*ACTIVITY*. Everything from the line containing "What is the edit" to the last line of the entries must be reproduced exactly, and nothing outside that range.

*SUPPLIED INFORMATION*.
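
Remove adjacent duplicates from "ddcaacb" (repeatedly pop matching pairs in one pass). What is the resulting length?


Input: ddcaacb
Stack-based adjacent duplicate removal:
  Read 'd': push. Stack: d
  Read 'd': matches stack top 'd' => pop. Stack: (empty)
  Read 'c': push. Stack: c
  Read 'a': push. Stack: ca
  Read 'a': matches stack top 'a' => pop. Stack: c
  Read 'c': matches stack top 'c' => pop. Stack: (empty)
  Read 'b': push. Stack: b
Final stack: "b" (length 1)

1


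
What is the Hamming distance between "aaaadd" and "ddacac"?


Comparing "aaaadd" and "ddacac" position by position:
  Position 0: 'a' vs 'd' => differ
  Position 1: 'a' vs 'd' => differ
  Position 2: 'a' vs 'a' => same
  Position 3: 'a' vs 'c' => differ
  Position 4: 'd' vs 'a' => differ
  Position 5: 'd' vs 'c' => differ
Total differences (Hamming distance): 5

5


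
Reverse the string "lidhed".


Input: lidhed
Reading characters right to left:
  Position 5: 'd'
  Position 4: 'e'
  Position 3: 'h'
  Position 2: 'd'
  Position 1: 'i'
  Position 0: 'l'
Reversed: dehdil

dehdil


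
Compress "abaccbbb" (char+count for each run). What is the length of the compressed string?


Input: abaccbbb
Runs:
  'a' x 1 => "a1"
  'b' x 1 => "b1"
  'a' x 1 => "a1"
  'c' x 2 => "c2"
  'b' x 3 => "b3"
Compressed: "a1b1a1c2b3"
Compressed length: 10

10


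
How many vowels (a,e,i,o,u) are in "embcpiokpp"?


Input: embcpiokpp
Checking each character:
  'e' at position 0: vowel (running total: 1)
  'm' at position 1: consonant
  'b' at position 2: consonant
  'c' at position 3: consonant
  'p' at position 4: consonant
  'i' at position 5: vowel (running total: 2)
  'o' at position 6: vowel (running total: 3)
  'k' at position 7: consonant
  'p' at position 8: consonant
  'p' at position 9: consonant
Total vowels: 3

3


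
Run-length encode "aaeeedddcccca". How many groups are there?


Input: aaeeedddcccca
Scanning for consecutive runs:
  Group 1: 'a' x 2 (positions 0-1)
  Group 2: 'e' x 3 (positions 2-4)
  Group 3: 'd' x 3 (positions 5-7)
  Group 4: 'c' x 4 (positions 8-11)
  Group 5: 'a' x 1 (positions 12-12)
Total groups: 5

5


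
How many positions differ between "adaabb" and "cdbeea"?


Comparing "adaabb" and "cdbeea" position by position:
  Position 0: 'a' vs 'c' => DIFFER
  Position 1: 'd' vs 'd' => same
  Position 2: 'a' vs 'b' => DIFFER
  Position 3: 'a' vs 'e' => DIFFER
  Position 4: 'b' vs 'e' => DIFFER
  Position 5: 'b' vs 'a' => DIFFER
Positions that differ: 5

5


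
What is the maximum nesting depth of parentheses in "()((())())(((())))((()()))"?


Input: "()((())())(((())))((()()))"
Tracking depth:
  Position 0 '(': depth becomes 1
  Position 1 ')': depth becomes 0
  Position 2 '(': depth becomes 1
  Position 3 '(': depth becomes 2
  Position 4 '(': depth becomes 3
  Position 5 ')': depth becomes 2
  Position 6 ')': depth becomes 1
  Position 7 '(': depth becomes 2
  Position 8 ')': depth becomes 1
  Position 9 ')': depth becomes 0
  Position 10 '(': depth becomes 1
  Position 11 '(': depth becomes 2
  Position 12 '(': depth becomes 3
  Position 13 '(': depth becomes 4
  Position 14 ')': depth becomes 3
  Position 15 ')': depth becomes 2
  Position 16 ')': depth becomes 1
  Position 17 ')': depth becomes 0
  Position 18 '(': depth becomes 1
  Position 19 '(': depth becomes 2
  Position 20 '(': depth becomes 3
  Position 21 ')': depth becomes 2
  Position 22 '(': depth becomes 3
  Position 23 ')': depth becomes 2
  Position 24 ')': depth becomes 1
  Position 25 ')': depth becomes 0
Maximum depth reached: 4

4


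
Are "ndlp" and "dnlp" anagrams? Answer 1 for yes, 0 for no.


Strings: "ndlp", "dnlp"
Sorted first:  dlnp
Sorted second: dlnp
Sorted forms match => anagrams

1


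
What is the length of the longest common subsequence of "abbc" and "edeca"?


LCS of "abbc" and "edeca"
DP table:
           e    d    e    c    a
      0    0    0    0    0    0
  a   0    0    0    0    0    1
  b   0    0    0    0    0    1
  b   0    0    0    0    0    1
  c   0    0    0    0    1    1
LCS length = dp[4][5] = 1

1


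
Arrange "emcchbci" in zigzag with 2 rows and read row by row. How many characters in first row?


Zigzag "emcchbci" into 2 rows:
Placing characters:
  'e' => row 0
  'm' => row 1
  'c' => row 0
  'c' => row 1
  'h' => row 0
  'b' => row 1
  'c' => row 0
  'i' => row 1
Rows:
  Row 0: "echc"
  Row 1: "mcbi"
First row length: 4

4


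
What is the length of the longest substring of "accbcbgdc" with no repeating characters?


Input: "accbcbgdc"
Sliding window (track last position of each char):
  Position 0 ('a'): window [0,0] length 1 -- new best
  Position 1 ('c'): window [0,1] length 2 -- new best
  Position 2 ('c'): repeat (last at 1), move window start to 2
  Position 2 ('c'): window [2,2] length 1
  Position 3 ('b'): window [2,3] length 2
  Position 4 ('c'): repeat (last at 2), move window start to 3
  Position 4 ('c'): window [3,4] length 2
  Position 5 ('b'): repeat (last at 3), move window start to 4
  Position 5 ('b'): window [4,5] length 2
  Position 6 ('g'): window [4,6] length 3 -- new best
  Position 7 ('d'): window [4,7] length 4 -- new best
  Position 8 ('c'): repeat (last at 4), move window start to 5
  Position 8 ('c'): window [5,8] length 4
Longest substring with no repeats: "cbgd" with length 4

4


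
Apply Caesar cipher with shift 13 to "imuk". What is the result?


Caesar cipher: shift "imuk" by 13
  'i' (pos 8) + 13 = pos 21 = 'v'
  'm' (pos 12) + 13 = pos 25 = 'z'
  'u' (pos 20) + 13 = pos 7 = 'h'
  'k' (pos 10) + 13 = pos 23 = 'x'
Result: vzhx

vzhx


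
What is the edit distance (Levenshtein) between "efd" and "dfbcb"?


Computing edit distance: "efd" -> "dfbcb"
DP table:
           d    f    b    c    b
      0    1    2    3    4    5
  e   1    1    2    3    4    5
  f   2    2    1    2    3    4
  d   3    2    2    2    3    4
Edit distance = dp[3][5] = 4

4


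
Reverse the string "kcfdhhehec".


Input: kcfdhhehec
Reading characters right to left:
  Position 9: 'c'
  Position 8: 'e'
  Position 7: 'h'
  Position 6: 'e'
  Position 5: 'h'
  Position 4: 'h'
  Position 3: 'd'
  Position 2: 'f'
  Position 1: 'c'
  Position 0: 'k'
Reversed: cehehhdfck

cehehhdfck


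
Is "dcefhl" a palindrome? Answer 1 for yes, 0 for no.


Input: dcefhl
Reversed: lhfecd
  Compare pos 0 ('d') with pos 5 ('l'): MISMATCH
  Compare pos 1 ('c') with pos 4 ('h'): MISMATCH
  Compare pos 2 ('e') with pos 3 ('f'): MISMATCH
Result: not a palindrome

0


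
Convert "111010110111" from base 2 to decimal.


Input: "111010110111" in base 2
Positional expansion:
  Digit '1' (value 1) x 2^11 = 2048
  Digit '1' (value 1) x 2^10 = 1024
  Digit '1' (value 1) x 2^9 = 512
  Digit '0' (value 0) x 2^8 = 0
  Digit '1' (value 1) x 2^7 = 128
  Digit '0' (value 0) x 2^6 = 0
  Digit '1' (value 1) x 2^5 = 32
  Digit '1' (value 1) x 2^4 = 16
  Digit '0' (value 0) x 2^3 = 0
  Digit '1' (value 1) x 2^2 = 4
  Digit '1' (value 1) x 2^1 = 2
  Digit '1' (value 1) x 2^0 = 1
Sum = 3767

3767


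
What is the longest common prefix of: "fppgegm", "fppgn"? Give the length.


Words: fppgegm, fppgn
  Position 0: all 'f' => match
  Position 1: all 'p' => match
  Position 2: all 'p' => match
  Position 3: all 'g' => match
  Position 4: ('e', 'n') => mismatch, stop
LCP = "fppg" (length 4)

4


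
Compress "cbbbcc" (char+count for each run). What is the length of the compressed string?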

*SOLUTION FOR THIS TASK*.
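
What is the edit distance (Levenshtein) between "efd" and "dfbcb"?


Computing edit distance: "efd" -> "dfbcb"
DP table:
           d    f    b    c    b
      0    1    2    3    4    5
  e   1    1    2    3    4    5
  f   2    2    1    2    3    4
  d   3    2    2    2    3    4
Edit distance = dp[3][5] = 4

4


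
Reverse the string "kcfdhhehec".


Input: kcfdhhehec
Reading characters right to left:
  Position 9: 'c'
  Position 8: 'e'
  Position 7: 'h'
  Position 6: 'e'
  Position 5: 'h'
  Position 4: 'h'
  Position 3: 'd'
  Position 2: 'f'
  Position 1: 'c'
  Position 0: 'k'
Reversed: cehehhdfck

cehehhdfck


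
Is "dcefhl" a palindrome? Answer 1 for yes, 0 for no.


Input: dcefhl
Reversed: lhfecd
  Compare pos 0 ('d') with pos 5 ('l'): MISMATCH
  Compare pos 1 ('c') with pos 4 ('h'): MISMATCH
  Compare pos 2 ('e') with pos 3 ('f'): MISMATCH
Result: not a palindrome

0


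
Convert "111010110111" from base 2 to decimal.


Input: "111010110111" in base 2
Positional expansion:
  Digit '1' (value 1) x 2^11 = 2048
  Digit '1' (value 1) x 2^10 = 1024
  Digit '1' (value 1) x 2^9 = 512
  Digit '0' (value 0) x 2^8 = 0
  Digit '1' (value 1) x 2^7 = 128
  Digit '0' (value 0) x 2^6 = 0
  Digit '1' (value 1) x 2^5 = 32
  Digit '1' (value 1) x 2^4 = 16
  Digit '0' (value 0) x 2^3 = 0
  Digit '1' (value 1) x 2^2 = 4
  Digit '1' (value 1) x 2^1 = 2
  Digit '1' (value 1) x 2^0 = 1
Sum = 3767

3767


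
What is the longest common prefix of: "fppgegm", "fppgn"? Give the length.


Words: fppgegm, fppgn
  Position 0: all 'f' => match
  Position 1: all 'p' => match
  Position 2: all 'p' => match
  Position 3: all 'g' => match
  Position 4: ('e', 'n') => mismatch, stop
LCP = "fppg" (length 4)

4


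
Compress "cbbbcc" (char+count for each run). What is the length of the compressed string?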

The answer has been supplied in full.